■ **Work request**
Please quote exactly the lines below from the line containing "3. go_straight(3.83 m)" to the line containing "2.12 m) from", both lines included, and nothing else.
= = = = = = =
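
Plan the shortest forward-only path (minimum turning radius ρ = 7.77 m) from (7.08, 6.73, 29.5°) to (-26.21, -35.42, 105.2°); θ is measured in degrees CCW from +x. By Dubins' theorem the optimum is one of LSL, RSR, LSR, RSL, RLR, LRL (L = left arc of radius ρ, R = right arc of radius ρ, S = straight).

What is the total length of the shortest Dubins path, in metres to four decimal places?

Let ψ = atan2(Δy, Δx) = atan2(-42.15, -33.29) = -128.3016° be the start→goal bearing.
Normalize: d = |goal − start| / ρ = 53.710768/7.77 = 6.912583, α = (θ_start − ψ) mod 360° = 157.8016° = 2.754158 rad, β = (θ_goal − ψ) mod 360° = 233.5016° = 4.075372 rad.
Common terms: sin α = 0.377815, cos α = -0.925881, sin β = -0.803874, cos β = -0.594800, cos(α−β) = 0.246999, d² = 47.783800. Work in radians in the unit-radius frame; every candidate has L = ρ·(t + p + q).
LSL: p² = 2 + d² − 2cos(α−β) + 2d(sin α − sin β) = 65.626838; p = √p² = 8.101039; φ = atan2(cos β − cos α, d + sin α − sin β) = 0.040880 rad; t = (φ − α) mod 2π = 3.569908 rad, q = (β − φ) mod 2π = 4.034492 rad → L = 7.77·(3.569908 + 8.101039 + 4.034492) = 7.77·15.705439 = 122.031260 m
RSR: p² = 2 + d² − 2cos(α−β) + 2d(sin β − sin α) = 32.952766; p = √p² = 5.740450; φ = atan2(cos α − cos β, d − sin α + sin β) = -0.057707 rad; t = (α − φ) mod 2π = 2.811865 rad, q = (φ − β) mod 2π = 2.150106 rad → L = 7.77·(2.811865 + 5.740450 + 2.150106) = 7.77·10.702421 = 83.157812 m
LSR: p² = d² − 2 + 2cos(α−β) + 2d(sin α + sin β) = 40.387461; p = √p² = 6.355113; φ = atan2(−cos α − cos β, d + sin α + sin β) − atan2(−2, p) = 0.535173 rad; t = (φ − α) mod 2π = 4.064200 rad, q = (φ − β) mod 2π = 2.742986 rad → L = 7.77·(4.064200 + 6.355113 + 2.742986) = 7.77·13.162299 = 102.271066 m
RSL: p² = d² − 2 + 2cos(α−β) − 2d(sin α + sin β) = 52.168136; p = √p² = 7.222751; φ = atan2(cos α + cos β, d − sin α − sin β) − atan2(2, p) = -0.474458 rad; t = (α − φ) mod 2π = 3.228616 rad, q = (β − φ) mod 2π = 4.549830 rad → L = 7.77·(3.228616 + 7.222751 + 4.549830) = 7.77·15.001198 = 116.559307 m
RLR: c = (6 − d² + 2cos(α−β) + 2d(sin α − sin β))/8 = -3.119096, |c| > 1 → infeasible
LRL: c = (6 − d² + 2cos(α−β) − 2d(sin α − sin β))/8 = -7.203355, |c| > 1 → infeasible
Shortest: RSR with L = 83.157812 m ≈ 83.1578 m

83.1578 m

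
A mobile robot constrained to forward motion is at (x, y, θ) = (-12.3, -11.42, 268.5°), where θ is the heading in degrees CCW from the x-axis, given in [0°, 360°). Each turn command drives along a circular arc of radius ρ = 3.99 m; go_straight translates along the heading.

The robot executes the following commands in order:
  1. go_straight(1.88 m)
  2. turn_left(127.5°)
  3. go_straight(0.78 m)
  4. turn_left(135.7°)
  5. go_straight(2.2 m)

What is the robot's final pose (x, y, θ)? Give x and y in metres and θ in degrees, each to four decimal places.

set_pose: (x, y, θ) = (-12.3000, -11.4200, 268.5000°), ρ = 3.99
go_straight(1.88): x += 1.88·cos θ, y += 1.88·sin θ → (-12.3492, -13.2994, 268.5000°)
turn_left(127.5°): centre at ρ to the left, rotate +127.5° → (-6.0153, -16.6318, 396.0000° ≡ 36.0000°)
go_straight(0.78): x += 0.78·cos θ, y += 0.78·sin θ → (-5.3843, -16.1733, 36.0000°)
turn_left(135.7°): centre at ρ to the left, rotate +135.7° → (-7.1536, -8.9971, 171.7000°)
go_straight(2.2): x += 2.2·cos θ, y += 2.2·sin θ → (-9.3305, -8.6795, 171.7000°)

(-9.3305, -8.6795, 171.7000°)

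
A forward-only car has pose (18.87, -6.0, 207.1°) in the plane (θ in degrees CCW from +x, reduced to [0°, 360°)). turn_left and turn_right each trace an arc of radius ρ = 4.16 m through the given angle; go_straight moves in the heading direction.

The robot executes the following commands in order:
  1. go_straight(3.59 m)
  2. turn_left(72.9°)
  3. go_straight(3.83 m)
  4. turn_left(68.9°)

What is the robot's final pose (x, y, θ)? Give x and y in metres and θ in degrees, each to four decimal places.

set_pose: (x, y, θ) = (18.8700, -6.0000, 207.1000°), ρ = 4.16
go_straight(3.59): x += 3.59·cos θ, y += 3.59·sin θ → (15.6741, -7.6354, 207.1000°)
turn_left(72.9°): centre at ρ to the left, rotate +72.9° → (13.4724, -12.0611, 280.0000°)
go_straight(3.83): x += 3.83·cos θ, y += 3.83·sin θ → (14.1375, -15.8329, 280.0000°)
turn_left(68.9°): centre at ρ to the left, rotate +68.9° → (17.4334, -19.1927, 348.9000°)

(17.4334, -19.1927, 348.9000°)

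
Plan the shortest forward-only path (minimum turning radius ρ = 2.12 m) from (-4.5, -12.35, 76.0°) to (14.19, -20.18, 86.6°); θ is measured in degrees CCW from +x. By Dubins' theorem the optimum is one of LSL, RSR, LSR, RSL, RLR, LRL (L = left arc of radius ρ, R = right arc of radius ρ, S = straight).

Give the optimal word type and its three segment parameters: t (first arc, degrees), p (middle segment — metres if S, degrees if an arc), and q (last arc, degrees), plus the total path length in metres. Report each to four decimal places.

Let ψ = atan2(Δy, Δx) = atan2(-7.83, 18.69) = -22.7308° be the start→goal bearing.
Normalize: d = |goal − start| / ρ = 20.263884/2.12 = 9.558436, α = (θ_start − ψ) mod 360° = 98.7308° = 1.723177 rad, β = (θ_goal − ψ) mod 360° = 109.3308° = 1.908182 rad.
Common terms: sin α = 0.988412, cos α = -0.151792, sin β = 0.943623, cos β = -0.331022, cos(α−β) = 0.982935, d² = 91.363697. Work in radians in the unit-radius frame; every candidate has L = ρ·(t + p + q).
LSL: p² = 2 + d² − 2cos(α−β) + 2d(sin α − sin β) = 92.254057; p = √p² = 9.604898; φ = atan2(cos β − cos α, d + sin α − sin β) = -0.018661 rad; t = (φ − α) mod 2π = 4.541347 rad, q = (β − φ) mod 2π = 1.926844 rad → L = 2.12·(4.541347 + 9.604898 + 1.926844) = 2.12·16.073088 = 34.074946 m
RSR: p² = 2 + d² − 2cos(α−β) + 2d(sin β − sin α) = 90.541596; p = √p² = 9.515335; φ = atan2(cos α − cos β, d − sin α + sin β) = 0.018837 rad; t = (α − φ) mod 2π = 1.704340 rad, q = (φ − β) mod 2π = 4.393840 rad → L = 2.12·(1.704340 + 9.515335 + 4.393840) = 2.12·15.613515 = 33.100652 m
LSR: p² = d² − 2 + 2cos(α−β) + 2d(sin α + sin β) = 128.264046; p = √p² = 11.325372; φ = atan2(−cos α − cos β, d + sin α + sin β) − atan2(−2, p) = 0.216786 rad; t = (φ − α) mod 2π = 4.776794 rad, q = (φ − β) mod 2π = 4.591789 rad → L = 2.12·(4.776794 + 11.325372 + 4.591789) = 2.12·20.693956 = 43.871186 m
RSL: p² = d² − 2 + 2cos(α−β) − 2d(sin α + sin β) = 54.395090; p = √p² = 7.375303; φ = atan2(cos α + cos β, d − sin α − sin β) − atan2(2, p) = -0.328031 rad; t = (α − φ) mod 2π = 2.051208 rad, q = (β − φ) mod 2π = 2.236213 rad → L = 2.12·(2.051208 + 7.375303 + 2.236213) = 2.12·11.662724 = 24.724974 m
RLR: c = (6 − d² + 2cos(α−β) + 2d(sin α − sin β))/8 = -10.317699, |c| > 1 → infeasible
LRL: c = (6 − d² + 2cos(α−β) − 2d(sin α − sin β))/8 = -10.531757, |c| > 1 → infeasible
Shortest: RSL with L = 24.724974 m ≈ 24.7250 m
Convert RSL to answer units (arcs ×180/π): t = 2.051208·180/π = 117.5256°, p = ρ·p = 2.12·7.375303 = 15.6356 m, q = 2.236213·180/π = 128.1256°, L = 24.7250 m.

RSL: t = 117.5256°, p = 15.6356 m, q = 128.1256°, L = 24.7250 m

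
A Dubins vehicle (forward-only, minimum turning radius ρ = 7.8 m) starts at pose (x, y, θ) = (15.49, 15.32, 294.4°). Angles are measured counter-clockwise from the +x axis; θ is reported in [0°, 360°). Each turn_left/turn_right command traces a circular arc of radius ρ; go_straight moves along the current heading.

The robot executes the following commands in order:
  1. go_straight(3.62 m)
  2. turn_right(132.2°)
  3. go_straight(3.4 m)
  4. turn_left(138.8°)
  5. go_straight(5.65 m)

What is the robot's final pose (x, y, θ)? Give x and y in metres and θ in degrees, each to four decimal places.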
= = = = = = =
■ **Result**
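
  3. go_straight(3.83 m)
  4. turn_left(68.9°)

What is the robot's final pose (x, y, θ)? Give x and y in metres and θ in degrees, each to four decimal places.

set_pose: (x, y, θ) = (18.8700, -6.0000, 207.1000°), ρ = 4.16
go_straight(3.59): x += 3.59·cos θ, y += 3.59·sin θ → (15.6741, -7.6354, 207.1000°)
turn_left(72.9°): centre at ρ to the left, rotate +72.9° → (13.4724, -12.0611, 280.0000°)
go_straight(3.83): x += 3.83·cos θ, y += 3.83·sin θ → (14.1375, -15.8329, 280.0000°)
turn_left(68.9°): centre at ρ to the left, rotate +68.9° → (17.4334, -19.1927, 348.9000°)

(17.4334, -19.1927, 348.9000°)

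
Plan the shortest forward-only path (minimum turning radius ρ = 2.12 m) from (-4.5, -12.35, 76.0°) to (14.19, -20.18, 86.6°); θ is measured in degrees CCW from +x. By Dubins' theorem the optimum is one of LSL, RSR, LSR, RSL, RLR, LRL (L = left arc of radius ρ, R = right arc of radius ρ, S = straight).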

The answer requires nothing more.